▶ [Records for the task]:
-.-.-

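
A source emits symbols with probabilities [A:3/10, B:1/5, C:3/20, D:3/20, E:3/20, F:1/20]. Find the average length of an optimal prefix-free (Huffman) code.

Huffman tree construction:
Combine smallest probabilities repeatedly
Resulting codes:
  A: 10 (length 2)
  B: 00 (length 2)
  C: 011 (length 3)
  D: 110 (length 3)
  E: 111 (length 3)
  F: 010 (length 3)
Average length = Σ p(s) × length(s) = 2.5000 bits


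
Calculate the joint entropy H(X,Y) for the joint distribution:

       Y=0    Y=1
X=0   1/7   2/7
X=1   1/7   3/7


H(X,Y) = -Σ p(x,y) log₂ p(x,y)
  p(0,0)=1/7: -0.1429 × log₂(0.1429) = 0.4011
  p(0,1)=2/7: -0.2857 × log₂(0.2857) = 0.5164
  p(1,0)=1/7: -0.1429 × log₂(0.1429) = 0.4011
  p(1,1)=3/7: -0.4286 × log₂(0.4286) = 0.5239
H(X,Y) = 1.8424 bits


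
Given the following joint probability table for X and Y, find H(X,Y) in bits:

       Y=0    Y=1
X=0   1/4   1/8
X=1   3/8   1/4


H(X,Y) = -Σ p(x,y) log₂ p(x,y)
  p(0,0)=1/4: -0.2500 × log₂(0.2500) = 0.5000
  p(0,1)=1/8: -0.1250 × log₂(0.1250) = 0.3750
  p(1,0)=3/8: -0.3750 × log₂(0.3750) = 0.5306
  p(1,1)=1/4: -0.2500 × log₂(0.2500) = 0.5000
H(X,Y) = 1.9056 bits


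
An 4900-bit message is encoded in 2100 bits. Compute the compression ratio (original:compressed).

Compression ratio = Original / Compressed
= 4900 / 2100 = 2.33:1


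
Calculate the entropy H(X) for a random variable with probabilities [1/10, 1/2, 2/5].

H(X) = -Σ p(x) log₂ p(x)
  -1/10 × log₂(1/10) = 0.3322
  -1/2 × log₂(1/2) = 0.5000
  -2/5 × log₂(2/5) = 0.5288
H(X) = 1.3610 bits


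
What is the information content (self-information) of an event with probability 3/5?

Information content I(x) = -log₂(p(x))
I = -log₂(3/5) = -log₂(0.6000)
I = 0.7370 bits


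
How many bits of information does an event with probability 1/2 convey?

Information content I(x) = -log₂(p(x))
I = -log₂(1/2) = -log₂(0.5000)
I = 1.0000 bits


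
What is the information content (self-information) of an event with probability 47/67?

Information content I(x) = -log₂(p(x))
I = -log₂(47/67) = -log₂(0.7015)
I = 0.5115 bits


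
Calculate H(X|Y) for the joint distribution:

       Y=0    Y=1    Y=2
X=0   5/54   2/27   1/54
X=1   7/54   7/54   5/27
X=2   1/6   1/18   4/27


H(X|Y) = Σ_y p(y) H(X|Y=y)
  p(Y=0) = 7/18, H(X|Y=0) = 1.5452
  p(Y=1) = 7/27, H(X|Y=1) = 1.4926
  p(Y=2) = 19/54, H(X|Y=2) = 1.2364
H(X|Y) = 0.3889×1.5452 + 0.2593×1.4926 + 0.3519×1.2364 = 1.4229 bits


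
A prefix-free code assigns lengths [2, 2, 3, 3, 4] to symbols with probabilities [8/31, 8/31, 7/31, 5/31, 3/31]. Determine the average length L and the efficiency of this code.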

-.-.-

▶ [Exercise prompt]:
Repeat the records above exactly, leaving none out.

▶ [Written answer]:
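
A source emits symbols with probabilities [A:3/10, B:1/5, C:3/20, D:3/20, E:3/20, F:1/20]. Find the average length of an optimal prefix-free (Huffman) code.

Huffman tree construction:
Combine smallest probabilities repeatedly
Resulting codes:
  A: 10 (length 2)
  B: 00 (length 2)
  C: 011 (length 3)
  D: 110 (length 3)
  E: 111 (length 3)
  F: 010 (length 3)
Average length = Σ p(s) × length(s) = 2.5000 bits


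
Calculate the joint entropy H(X,Y) for the joint distribution:

       Y=0    Y=1
X=0   1/7   2/7
X=1   1/7   3/7


H(X,Y) = -Σ p(x,y) log₂ p(x,y)
  p(0,0)=1/7: -0.1429 × log₂(0.1429) = 0.4011
  p(0,1)=2/7: -0.2857 × log₂(0.2857) = 0.5164
  p(1,0)=1/7: -0.1429 × log₂(0.1429) = 0.4011
  p(1,1)=3/7: -0.4286 × log₂(0.4286) = 0.5239
H(X,Y) = 1.8424 bits


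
Given the following joint probability table for X and Y, find H(X,Y) in bits:

       Y=0    Y=1
X=0   1/4   1/8
X=1   3/8   1/4


H(X,Y) = -Σ p(x,y) log₂ p(x,y)
  p(0,0)=1/4: -0.2500 × log₂(0.2500) = 0.5000
  p(0,1)=1/8: -0.1250 × log₂(0.1250) = 0.3750
  p(1,0)=3/8: -0.3750 × log₂(0.3750) = 0.5306
  p(1,1)=1/4: -0.2500 × log₂(0.2500) = 0.5000
H(X,Y) = 1.9056 bits


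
An 4900-bit message is encoded in 2100 bits. Compute the compression ratio (original:compressed).

Compression ratio = Original / Compressed
= 4900 / 2100 = 2.33:1


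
Calculate the entropy H(X) for a random variable with probabilities [1/10, 1/2, 2/5].

H(X) = -Σ p(x) log₂ p(x)
  -1/10 × log₂(1/10) = 0.3322
  -1/2 × log₂(1/2) = 0.5000
  -2/5 × log₂(2/5) = 0.5288
H(X) = 1.3610 bits


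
What is the information content (self-information) of an event with probability 3/5?

Information content I(x) = -log₂(p(x))
I = -log₂(3/5) = -log₂(0.6000)
I = 0.7370 bits


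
How many bits of information does an event with probability 1/2 convey?

Information content I(x) = -log₂(p(x))
I = -log₂(1/2) = -log₂(0.5000)
I = 1.0000 bits


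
What is the information content (self-information) of an event with probability 47/67?

Information content I(x) = -log₂(p(x))
I = -log₂(47/67) = -log₂(0.7015)
I = 0.5115 bits


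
Calculate H(X|Y) for the joint distribution:

       Y=0    Y=1    Y=2
X=0   5/54   2/27   1/54
X=1   7/54   7/54   5/27
X=2   1/6   1/18   4/27


H(X|Y) = Σ_y p(y) H(X|Y=y)
  p(Y=0) = 7/18, H(X|Y=0) = 1.5452
  p(Y=1) = 7/27, H(X|Y=1) = 1.4926
  p(Y=2) = 19/54, H(X|Y=2) = 1.2364
H(X|Y) = 0.3889×1.5452 + 0.2593×1.4926 + 0.3519×1.2364 = 1.4229 bits


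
A prefix-free code assigns lengths [2, 2, 3, 3, 4] to symbols with probabilities [8/31, 8/31, 7/31, 5/31, 3/31]. Determine the average length L and the efficiency of this code.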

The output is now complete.